Could you output all of the records below exactly as they appear?

Dataset entries:
■ ■ ■ ■ ■ ■ ■
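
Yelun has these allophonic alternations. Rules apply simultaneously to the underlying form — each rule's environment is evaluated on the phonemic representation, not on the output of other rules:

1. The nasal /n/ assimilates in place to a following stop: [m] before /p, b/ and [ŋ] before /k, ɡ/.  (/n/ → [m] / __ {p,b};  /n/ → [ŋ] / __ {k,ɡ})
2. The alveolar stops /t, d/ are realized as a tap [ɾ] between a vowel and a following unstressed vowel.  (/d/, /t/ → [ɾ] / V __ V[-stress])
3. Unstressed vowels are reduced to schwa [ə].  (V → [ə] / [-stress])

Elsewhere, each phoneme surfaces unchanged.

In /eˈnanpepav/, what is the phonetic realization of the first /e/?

/e/ meets the environment for rule 3 (in an unstressed syllable) → [ə].

[ə]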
■ ■ ■ ■ ■ ■ ■
[Exercise solution]
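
Yelun has these allophonic alternations. Rules apply simultaneously to the underlying form — each rule's environment is evaluated on the phonemic representation, not on the output of other rules:

1. The nasal /n/ assimilates in place to a following stop: [m] before /p, b/ and [ŋ] before /k, ɡ/.  (/n/ → [m] / __ {p,b};  /n/ → [ŋ] / __ {k,ɡ})
2. The alveolar stops /t, d/ are realized as a tap [ɾ] between a vowel and a following unstressed vowel.  (/d/, /t/ → [ɾ] / V __ V[-stress])
3. Unstressed vowels are reduced to schwa [ə].  (V → [ə] / [-stress])

Elsewhere, each phoneme surfaces unchanged.

In /eˈnanpepav/, what is the phonetic realization of the first /e/?

/e/ meets the environment for rule 3 (in an unstressed syllable) → [ə].

[ə]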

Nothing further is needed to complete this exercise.